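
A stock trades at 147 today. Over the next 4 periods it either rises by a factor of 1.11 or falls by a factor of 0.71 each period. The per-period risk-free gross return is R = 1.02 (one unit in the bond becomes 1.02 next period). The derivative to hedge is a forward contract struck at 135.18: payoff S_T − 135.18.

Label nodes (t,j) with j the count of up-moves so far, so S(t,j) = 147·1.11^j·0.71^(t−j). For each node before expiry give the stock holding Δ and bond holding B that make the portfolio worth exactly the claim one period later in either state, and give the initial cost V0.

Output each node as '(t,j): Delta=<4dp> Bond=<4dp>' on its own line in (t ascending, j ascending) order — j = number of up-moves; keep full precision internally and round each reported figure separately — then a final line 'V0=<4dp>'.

The replicating-portfolio and risk-neutral prices coincide; use p* = (1.02−0.71)/(1.11−0.71) = 0.7750 for the latter.
Payoff layer (t=4): V(4,0)=-97.8248, V(4,1)=-76.7797, V(4,2)=-43.8781, V(4,3)=7.5596, V(4,4)=87.9764
(3,0): S=52.6129. Δ = (V_up−V_dn)/(S_up−S_dn) = (-76.7797−-97.8248)/(58.4003−37.3552) = 1.0000. V = [p*·-76.7797 + (1−p*)·-97.8248]/1.02 = -79.9165. B = V − Δ·S = -132.5294.
(3,1): S=82.2540. Δ = (V_up−V_dn)/(S_up−S_dn) = (-43.8781−-76.7797)/(91.3019−58.4003) = 1.0000. V = [p*·-43.8781 + (1−p*)·-76.7797]/1.02 = -50.2754. B = V − Δ·S = -132.5294.
(3,2): S=128.5943. Δ = (V_up−V_dn)/(S_up−S_dn) = (7.5596−-43.8781)/(142.7396−91.3019) = 1.0000. V = [p*·7.5596 + (1−p*)·-43.8781]/1.02 = -3.9351. B = V − Δ·S = -132.5294.
(3,3): S=201.0418. Δ = (V_up−V_dn)/(S_up−S_dn) = (87.9764−7.5596)/(223.1564−142.7396) = 1.0000. V = [p*·87.9764 + (1−p*)·7.5596]/1.02 = 68.5123. B = V − Δ·S = -132.5294.
(2,0): S=74.1027. Δ = (V_up−V_dn)/(S_up−S_dn) = (-50.2754−-79.9165)/(82.2540−52.6129) = 1.0000. V = [p*·-50.2754 + (1−p*)·-79.9165]/1.02 = -55.8281. B = V − Δ·S = -129.9308.
(2,1): S=115.8507. Δ = (V_up−V_dn)/(S_up−S_dn) = (-3.9351−-50.2754)/(128.5943−82.2540) = 1.0000. V = [p*·-3.9351 + (1−p*)·-50.2754]/1.02 = -14.0801. B = V − Δ·S = -129.9308.
(2,2): S=181.1187. Δ = (V_up−V_dn)/(S_up−S_dn) = (68.5123−-3.9351)/(201.0418−128.5943) = 1.0000. V = [p*·68.5123 + (1−p*)·-3.9351]/1.02 = 51.1879. B = V − Δ·S = -129.9308.
(1,0): S=104.3700. Δ = (V_up−V_dn)/(S_up−S_dn) = (-14.0801−-55.8281)/(115.8507−74.1027) = 1.0000. V = [p*·-14.0801 + (1−p*)·-55.8281]/1.02 = -23.0131. B = V − Δ·S = -127.3831.
(1,1): S=163.1700. Δ = (V_up−V_dn)/(S_up−S_dn) = (51.1879−-14.0801)/(181.1187−115.8507) = 1.0000. V = [p*·51.1879 + (1−p*)·-14.0801]/1.02 = 35.7869. B = V − Δ·S = -127.3831.
(0,0): S=147.0000. Δ = (V_up−V_dn)/(S_up−S_dn) = (35.7869−-23.0131)/(163.1700−104.3700) = 1.0000. V = [p*·35.7869 + (1−p*)·-23.0131]/1.02 = 22.1146. B = V − Δ·S = -124.8854.
Root portfolio cost Δ·147+B reproduces V0=22.1146.

(0,0): Delta=1.0000 Bond=-124.8854
(1,0): Delta=1.0000 Bond=-127.3831
(1,1): Delta=1.0000 Bond=-127.3831
(2,0): Delta=1.0000 Bond=-129.9308
(2,1): Delta=1.0000 Bond=-129.9308
(2,2): Delta=1.0000 Bond=-129.9308
(3,0): Delta=1.0000 Bond=-132.5294
(3,1): Delta=1.0000 Bond=-132.5294
(3,2): Delta=1.0000 Bond=-132.5294
(3,3): Delta=1.0000 Bond=-132.5294
V0=22.1146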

━━━━━━━━━━

_Directions_:
So that nothing is lost, restate all the material word for word.

_Result of this exercise_:
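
A stock trades at 147 today. Over the next 4 periods it either rises by a factor of 1.11 or falls by a factor of 0.71 each period. The per-period risk-free gross return is R = 1.02 (one unit in the bond becomes 1.02 next period). The derivative to hedge is a forward contract struck at 135.18: payoff S_T − 135.18.

Label nodes (t,j) with j the count of up-moves so far, so S(t,j) = 147·1.11^j·0.71^(t−j). For each node before expiry give the stock holding Δ and bond holding B that make the portfolio worth exactly the claim one period later in either state, and give the initial cost V0.

Output each node as '(t,j): Delta=<4dp> Bond=<4dp>' on its own line in (t ascending, j ascending) order — j = number of up-moves; keep full precision internally and round each reported figure separately — then a final line 'V0=<4dp>'.

The replicating-portfolio and risk-neutral prices coincide; use p* = (1.02−0.71)/(1.11−0.71) = 0.7750 for the latter.
Payoff layer (t=4): V(4,0)=-97.8248, V(4,1)=-76.7797, V(4,2)=-43.8781, V(4,3)=7.5596, V(4,4)=87.9764
(3,0): S=52.6129. Δ = (V_up−V_dn)/(S_up−S_dn) = (-76.7797−-97.8248)/(58.4003−37.3552) = 1.0000. V = [p*·-76.7797 + (1−p*)·-97.8248]/1.02 = -79.9165. B = V − Δ·S = -132.5294.
(3,1): S=82.2540. Δ = (V_up−V_dn)/(S_up−S_dn) = (-43.8781−-76.7797)/(91.3019−58.4003) = 1.0000. V = [p*·-43.8781 + (1−p*)·-76.7797]/1.02 = -50.2754. B = V − Δ·S = -132.5294.
(3,2): S=128.5943. Δ = (V_up−V_dn)/(S_up−S_dn) = (7.5596−-43.8781)/(142.7396−91.3019) = 1.0000. V = [p*·7.5596 + (1−p*)·-43.8781]/1.02 = -3.9351. B = V − Δ·S = -132.5294.
(3,3): S=201.0418. Δ = (V_up−V_dn)/(S_up−S_dn) = (87.9764−7.5596)/(223.1564−142.7396) = 1.0000. V = [p*·87.9764 + (1−p*)·7.5596]/1.02 = 68.5123. B = V − Δ·S = -132.5294.
(2,0): S=74.1027. Δ = (V_up−V_dn)/(S_up−S_dn) = (-50.2754−-79.9165)/(82.2540−52.6129) = 1.0000. V = [p*·-50.2754 + (1−p*)·-79.9165]/1.02 = -55.8281. B = V − Δ·S = -129.9308.
(2,1): S=115.8507. Δ = (V_up−V_dn)/(S_up−S_dn) = (-3.9351−-50.2754)/(128.5943−82.2540) = 1.0000. V = [p*·-3.9351 + (1−p*)·-50.2754]/1.02 = -14.0801. B = V − Δ·S = -129.9308.
(2,2): S=181.1187. Δ = (V_up−V_dn)/(S_up−S_dn) = (68.5123−-3.9351)/(201.0418−128.5943) = 1.0000. V = [p*·68.5123 + (1−p*)·-3.9351]/1.02 = 51.1879. B = V − Δ·S = -129.9308.
(1,0): S=104.3700. Δ = (V_up−V_dn)/(S_up−S_dn) = (-14.0801−-55.8281)/(115.8507−74.1027) = 1.0000. V = [p*·-14.0801 + (1−p*)·-55.8281]/1.02 = -23.0131. B = V − Δ·S = -127.3831.
(1,1): S=163.1700. Δ = (V_up−V_dn)/(S_up−S_dn) = (51.1879−-14.0801)/(181.1187−115.8507) = 1.0000. V = [p*·51.1879 + (1−p*)·-14.0801]/1.02 = 35.7869. B = V − Δ·S = -127.3831.
(0,0): S=147.0000. Δ = (V_up−V_dn)/(S_up−S_dn) = (35.7869−-23.0131)/(163.1700−104.3700) = 1.0000. V = [p*·35.7869 + (1−p*)·-23.0131]/1.02 = 22.1146. B = V − Δ·S = -124.8854.
Root portfolio cost Δ·147+B reproduces V0=22.1146.

(0,0): Delta=1.0000 Bond=-124.8854
(1,0): Delta=1.0000 Bond=-127.3831
(1,1): Delta=1.0000 Bond=-127.3831
(2,0): Delta=1.0000 Bond=-129.9308
(2,1): Delta=1.0000 Bond=-129.9308
(2,2): Delta=1.0000 Bond=-129.9308
(3,0): Delta=1.0000 Bond=-132.5294
(3,1): Delta=1.0000 Bond=-132.5294
(3,2): Delta=1.0000 Bond=-132.5294
(3,3): Delta=1.0000 Bond=-132.5294
V0=22.1146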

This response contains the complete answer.